*Exercise*: From the data below, copy exactly the lines that lie between the one holding "P(2->1) = 1/3, P(2->2)" and the one holding "Starting from state 2, what", including both, and nothing more.

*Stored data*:
»»

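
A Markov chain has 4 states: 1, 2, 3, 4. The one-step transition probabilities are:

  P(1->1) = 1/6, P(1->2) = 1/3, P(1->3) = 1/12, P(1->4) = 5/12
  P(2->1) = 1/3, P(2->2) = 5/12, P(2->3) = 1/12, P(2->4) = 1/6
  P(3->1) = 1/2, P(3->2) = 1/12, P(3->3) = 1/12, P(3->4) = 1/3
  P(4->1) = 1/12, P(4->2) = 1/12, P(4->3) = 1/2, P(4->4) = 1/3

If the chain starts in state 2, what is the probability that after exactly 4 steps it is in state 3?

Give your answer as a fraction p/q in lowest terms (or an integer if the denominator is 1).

Answer: 1087/5184

Derivation:
Computing P^4 by repeated multiplication:
P^1 =
  1: [1/6, 1/3, 1/12, 5/12]
  2: [1/3, 5/12, 1/12, 1/6]
  3: [1/2, 1/12, 1/12, 1/3]
  4: [1/12, 1/12, 1/2, 1/3]
P^2 =
  1: [31/144, 17/72, 37/144, 7/24]
  2: [1/4, 11/36, 11/72, 7/24]
  3: [13/72, 17/72, 2/9, 13/36]
  4: [23/72, 19/144, 2/9, 47/144]
P^3 =
  1: [77/288, 373/1728, 59/288, 539/1728]
  2: [211/864, 107/432, 59/288, 131/432]
  3: [1/4, 179/864, 101/432, 89/288]
  4: [407/1728, 179/864, 379/1728, 73/216]
P^4 =
  1: [1693/6912, 2303/10368, 4423/20736, 1657/5184]
  2: [1301/5184, 2353/10368, 1087/5184, 3239/10368]
  3: [2627/10368, 557/2592, 733/3456, 1657/5184]
  4: [319/1296, 4381/20736, 581/2592, 2201/6912]

(P^4)[2 -> 3] = 1087/5184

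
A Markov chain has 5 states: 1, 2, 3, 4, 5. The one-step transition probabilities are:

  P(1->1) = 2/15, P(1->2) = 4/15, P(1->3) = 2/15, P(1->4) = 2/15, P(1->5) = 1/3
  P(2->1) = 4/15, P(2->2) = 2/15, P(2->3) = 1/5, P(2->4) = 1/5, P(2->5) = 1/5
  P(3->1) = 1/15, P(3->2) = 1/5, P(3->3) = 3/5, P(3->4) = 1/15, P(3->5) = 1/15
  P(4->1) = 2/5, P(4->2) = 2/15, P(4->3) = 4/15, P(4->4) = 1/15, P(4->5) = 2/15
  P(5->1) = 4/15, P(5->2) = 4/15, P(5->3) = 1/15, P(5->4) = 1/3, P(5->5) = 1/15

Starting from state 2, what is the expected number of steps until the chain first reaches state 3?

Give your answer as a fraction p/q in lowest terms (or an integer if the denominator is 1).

Answer: 14919/2522

Derivation:
Let h_i = expected steps to first reach 3 from state i.
Boundary: h_3 = 0.
First-step equations for the other states:
  h_1 = 1 + 2/15*h_1 + 4/15*h_2 + 2/15*h_3 + 2/15*h_4 + 1/3*h_5
  h_2 = 1 + 4/15*h_1 + 2/15*h_2 + 1/5*h_3 + 1/5*h_4 + 1/5*h_5
  h_4 = 1 + 2/5*h_1 + 2/15*h_2 + 4/15*h_3 + 1/15*h_4 + 2/15*h_5
  h_5 = 1 + 4/15*h_1 + 4/15*h_2 + 1/15*h_3 + 1/3*h_4 + 1/15*h_5

Substituting h_3 = 0 and rearranging gives the linear system (I - Q) h = 1:
  [13/15, -4/15, -2/15, -1/3] . (h_1, h_2, h_4, h_5) = 1
  [-4/15, 13/15, -1/5, -1/5] . (h_1, h_2, h_4, h_5) = 1
  [-2/5, -2/15, 14/15, -2/15] . (h_1, h_2, h_4, h_5) = 1
  [-4/15, -4/15, -1/3, 14/15] . (h_1, h_2, h_4, h_5) = 1

Solving yields:
  h_1 = 16041/2522
  h_2 = 14919/2522
  h_4 = 7038/1261
  h_5 = 1275/194

Starting state is 2, so the expected hitting time is h_2 = 14919/2522.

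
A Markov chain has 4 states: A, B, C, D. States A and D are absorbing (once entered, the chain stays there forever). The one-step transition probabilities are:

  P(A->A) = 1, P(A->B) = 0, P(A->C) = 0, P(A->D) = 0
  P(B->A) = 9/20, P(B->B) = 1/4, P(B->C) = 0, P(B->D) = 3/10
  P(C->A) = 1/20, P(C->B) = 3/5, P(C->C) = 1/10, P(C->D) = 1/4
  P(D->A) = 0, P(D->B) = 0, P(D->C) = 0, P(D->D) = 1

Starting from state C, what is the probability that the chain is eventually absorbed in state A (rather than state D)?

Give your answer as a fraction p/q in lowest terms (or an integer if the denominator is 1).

Let a_i = P(absorbed in A | start in state i).
Boundary conditions: a_A = 1, a_D = 0.
For each transient state i, a_i = sum_j P(i->j) * a_j:
  a_B = 9/20*a_A + 1/4*a_B + 0*a_C + 3/10*a_D
  a_C = 1/20*a_A + 3/5*a_B + 1/10*a_C + 1/4*a_D

Substituting a_A = 1 and a_D = 0, rearrange to (I - Q) a = r where r[i] = P(i -> A):
  [3/4, 0] . (a_B, a_C) = 9/20
  [-3/5, 9/10] . (a_B, a_C) = 1/20

Solving yields:
  a_B = 3/5
  a_C = 41/90

Starting state is C, so the absorption probability is a_C = 41/90.

Answer: 41/90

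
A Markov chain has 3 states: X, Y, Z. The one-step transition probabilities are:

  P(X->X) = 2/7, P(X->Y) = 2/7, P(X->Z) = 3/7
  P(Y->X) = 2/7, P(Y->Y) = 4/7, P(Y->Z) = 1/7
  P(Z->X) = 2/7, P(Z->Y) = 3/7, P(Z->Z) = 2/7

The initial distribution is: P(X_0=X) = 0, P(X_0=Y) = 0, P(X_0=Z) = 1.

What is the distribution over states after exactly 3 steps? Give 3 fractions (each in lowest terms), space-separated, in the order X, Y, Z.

Propagating the distribution step by step (d_{t+1} = d_t * P):
d_0 = (X=0, Y=0, Z=1)
  d_1[X] = 0*2/7 + 0*2/7 + 1*2/7 = 2/7
  d_1[Y] = 0*2/7 + 0*4/7 + 1*3/7 = 3/7
  d_1[Z] = 0*3/7 + 0*1/7 + 1*2/7 = 2/7
d_1 = (X=2/7, Y=3/7, Z=2/7)
  d_2[X] = 2/7*2/7 + 3/7*2/7 + 2/7*2/7 = 2/7
  d_2[Y] = 2/7*2/7 + 3/7*4/7 + 2/7*3/7 = 22/49
  d_2[Z] = 2/7*3/7 + 3/7*1/7 + 2/7*2/7 = 13/49
d_2 = (X=2/7, Y=22/49, Z=13/49)
  d_3[X] = 2/7*2/7 + 22/49*2/7 + 13/49*2/7 = 2/7
  d_3[Y] = 2/7*2/7 + 22/49*4/7 + 13/49*3/7 = 155/343
  d_3[Z] = 2/7*3/7 + 22/49*1/7 + 13/49*2/7 = 90/343
d_3 = (X=2/7, Y=155/343, Z=90/343)

Answer: 2/7 155/343 90/343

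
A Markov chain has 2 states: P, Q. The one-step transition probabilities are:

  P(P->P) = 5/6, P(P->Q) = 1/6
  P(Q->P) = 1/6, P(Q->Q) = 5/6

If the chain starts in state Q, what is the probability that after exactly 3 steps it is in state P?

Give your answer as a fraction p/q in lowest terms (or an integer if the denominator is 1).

Computing P^3 by repeated multiplication:
P^1 =
  P: [5/6, 1/6]
  Q: [1/6, 5/6]
P^2 =
  P: [13/18, 5/18]
  Q: [5/18, 13/18]
P^3 =
  P: [35/54, 19/54]
  Q: [19/54, 35/54]

(P^3)[Q -> P] = 19/54

Answer: 19/54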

««

*Your solution*:
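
  P(2->1) = 1/3, P(2->2) = 5/12, P(2->3) = 1/12, P(2->4) = 1/6
  P(3->1) = 1/2, P(3->2) = 1/12, P(3->3) = 1/12, P(3->4) = 1/3
  P(4->1) = 1/12, P(4->2) = 1/12, P(4->3) = 1/2, P(4->4) = 1/3

If the chain starts in state 2, what is the probability that after exactly 4 steps it is in state 3?

Give your answer as a fraction p/q in lowest terms (or an integer if the denominator is 1).

Answer: 1087/5184

Derivation:
Computing P^4 by repeated multiplication:
P^1 =
  1: [1/6, 1/3, 1/12, 5/12]
  2: [1/3, 5/12, 1/12, 1/6]
  3: [1/2, 1/12, 1/12, 1/3]
  4: [1/12, 1/12, 1/2, 1/3]
P^2 =
  1: [31/144, 17/72, 37/144, 7/24]
  2: [1/4, 11/36, 11/72, 7/24]
  3: [13/72, 17/72, 2/9, 13/36]
  4: [23/72, 19/144, 2/9, 47/144]
P^3 =
  1: [77/288, 373/1728, 59/288, 539/1728]
  2: [211/864, 107/432, 59/288, 131/432]
  3: [1/4, 179/864, 101/432, 89/288]
  4: [407/1728, 179/864, 379/1728, 73/216]
P^4 =
  1: [1693/6912, 2303/10368, 4423/20736, 1657/5184]
  2: [1301/5184, 2353/10368, 1087/5184, 3239/10368]
  3: [2627/10368, 557/2592, 733/3456, 1657/5184]
  4: [319/1296, 4381/20736, 581/2592, 2201/6912]

(P^4)[2 -> 3] = 1087/5184

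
A Markov chain has 5 states: 1, 2, 3, 4, 5. The one-step transition probabilities are:

  P(1->1) = 2/15, P(1->2) = 4/15, P(1->3) = 2/15, P(1->4) = 2/15, P(1->5) = 1/3
  P(2->1) = 4/15, P(2->2) = 2/15, P(2->3) = 1/5, P(2->4) = 1/5, P(2->5) = 1/5
  P(3->1) = 1/15, P(3->2) = 1/5, P(3->3) = 3/5, P(3->4) = 1/15, P(3->5) = 1/15
  P(4->1) = 2/5, P(4->2) = 2/15, P(4->3) = 4/15, P(4->4) = 1/15, P(4->5) = 2/15
  P(5->1) = 4/15, P(5->2) = 4/15, P(5->3) = 1/15, P(5->4) = 1/3, P(5->5) = 1/15

Starting from state 2, what is the expected number of steps until the chain first reaches state 3?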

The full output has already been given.